**TASK DESCRIPTION**
Copy every line of the following data that includes the string "second".

**EXERCISE DATA**
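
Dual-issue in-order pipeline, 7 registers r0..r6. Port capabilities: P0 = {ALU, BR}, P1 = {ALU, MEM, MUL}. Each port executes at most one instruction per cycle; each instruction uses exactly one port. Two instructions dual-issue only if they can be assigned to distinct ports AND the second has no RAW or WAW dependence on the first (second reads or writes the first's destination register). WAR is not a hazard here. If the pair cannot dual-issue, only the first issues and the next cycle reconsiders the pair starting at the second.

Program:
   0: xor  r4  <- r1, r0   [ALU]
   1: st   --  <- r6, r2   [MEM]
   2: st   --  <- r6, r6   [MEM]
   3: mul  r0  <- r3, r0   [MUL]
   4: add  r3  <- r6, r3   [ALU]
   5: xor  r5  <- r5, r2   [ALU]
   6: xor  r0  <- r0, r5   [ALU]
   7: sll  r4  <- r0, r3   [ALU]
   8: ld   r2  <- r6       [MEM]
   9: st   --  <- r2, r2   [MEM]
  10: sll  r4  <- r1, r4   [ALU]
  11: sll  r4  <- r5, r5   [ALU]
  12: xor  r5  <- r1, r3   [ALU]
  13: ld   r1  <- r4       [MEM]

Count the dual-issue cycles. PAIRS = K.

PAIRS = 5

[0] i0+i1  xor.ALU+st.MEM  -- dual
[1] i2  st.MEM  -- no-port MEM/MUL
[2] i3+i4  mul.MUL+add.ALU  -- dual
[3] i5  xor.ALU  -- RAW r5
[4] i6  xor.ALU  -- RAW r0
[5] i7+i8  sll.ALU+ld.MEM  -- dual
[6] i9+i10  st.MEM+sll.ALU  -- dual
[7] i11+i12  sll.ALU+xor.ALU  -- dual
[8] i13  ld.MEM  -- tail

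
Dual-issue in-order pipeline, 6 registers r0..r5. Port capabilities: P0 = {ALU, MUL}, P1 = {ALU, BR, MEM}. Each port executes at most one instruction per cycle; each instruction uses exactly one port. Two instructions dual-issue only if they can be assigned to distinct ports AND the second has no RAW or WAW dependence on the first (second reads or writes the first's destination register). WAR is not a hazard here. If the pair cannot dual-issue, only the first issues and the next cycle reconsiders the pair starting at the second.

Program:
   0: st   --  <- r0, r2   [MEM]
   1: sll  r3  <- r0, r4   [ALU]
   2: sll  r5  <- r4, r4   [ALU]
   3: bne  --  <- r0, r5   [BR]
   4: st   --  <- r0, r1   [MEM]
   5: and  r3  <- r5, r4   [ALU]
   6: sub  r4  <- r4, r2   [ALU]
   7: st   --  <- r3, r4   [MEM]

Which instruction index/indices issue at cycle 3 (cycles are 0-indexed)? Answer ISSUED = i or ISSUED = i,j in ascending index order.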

**RESPONSE TO THE EXERCISE**
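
Dual-issue in-order pipeline, 7 registers r0..r6. Port capabilities: P0 = {ALU, BR}, P1 = {ALU, MEM, MUL}. Each port executes at most one instruction per cycle; each instruction uses exactly one port. Two instructions dual-issue only if they can be assigned to distinct ports AND the second has no RAW or WAW dependence on the first (second reads or writes the first's destination register). WAR is not a hazard here. If the pair cannot dual-issue, only the first issues and the next cycle reconsiders the pair starting at the second.
Dual-issue in-order pipeline, 6 registers r0..r5. Port capabilities: P0 = {ALU, MUL}, P1 = {ALU, BR, MEM}. Each port executes at most one instruction per cycle; each instruction uses exactly one port. Two instructions dual-issue only if they can be assigned to distinct ports AND the second has no RAW or WAW dependence on the first (second reads or writes the first's destination register). WAR is not a hazard here. If the pair cannot dual-issue, only the first issues and the next cycle reconsiders the pair starting at the second.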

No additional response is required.